§ **What is needed**
Give back the full set of entries exactly, keeping each line intact.

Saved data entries
◆ ◆ ◆

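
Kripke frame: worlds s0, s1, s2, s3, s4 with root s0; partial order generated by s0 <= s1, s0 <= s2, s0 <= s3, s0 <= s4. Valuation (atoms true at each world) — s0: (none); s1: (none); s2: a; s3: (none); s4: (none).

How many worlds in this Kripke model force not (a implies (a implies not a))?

s0: does not force it — s0 does not force not (a implies (a implies not a)) since s1 is accessible from s0 and s1 forces a implies (a implies not a).
s1: does not force it — s1 does not force not (a implies (a implies not a)) since s1 is accessible from s1 and s1 forces a implies (a implies not a).
s2: forces it.
s3: does not force it.
s4: does not force it.
Worlds forcing the formula: {s2}.

1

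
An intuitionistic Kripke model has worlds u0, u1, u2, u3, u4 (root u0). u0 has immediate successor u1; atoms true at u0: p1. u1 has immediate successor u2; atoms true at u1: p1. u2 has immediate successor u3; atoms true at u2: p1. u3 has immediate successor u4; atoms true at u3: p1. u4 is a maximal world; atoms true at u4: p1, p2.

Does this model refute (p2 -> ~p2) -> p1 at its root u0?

No

u0 ||- (p2 -> ~p2) -> p1 vacuously: no world accessible from u0 forces the antecedent p2 -> ~p2.
So the root u0 forces (p2 -> ~p2) -> p1; the model is not a countermodel.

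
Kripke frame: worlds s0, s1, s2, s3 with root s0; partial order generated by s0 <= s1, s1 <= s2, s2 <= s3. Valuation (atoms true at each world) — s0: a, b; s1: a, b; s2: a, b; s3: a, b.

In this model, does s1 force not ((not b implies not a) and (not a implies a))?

No

s1 does not force not ((not b implies not a) and (not a implies a)) since s1 is accessible from s1 and s1 forces (not b implies not a) and (not a implies a).
s1 forces (not b implies not a) and (not a implies a) since s1 forces both conjuncts.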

◆ ◆ ◆

§ **Expected answer**
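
Kripke frame: worlds s0, s1, s2, s3, s4 with root s0; partial order generated by s0 <= s1, s0 <= s2, s0 <= s3, s0 <= s4. Valuation (atoms true at each world) — s0: (none); s1: (none); s2: a; s3: (none); s4: (none).

How many worlds in this Kripke model force not (a implies (a implies not a))?

s0: does not force it — s0 does not force not (a implies (a implies not a)) since s1 is accessible from s0 and s1 forces a implies (a implies not a).
s1: does not force it — s1 does not force not (a implies (a implies not a)) since s1 is accessible from s1 and s1 forces a implies (a implies not a).
s2: forces it.
s3: does not force it.
s4: does not force it.
Worlds forcing the formula: {s2}.

1

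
An intuitionistic Kripke model has worlds u0, u1, u2, u3, u4 (root u0). u0 has immediate successor u1; atoms true at u0: p1. u1 has immediate successor u2; atoms true at u1: p1. u2 has immediate successor u3; atoms true at u2: p1. u3 has immediate successor u4; atoms true at u3: p1. u4 is a maximal world; atoms true at u4: p1, p2.

Does this model refute (p2 -> ~p2) -> p1 at its root u0?

No

u0 ||- (p2 -> ~p2) -> p1 vacuously: no world accessible from u0 forces the antecedent p2 -> ~p2.
So the root u0 forces (p2 -> ~p2) -> p1; the model is not a countermodel.

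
Kripke frame: worlds s0, s1, s2, s3 with root s0; partial order generated by s0 <= s1, s1 <= s2, s2 <= s3. Valuation (atoms true at each world) — s0: a, b; s1: a, b; s2: a, b; s3: a, b.

In this model, does s1 force not ((not b implies not a) and (not a implies a))?

No

s1 does not force not ((not b implies not a) and (not a implies a)) since s1 is accessible from s1 and s1 forces (not b implies not a) and (not a implies a).
s1 forces (not b implies not a) and (not a implies a) since s1 forces both conjuncts.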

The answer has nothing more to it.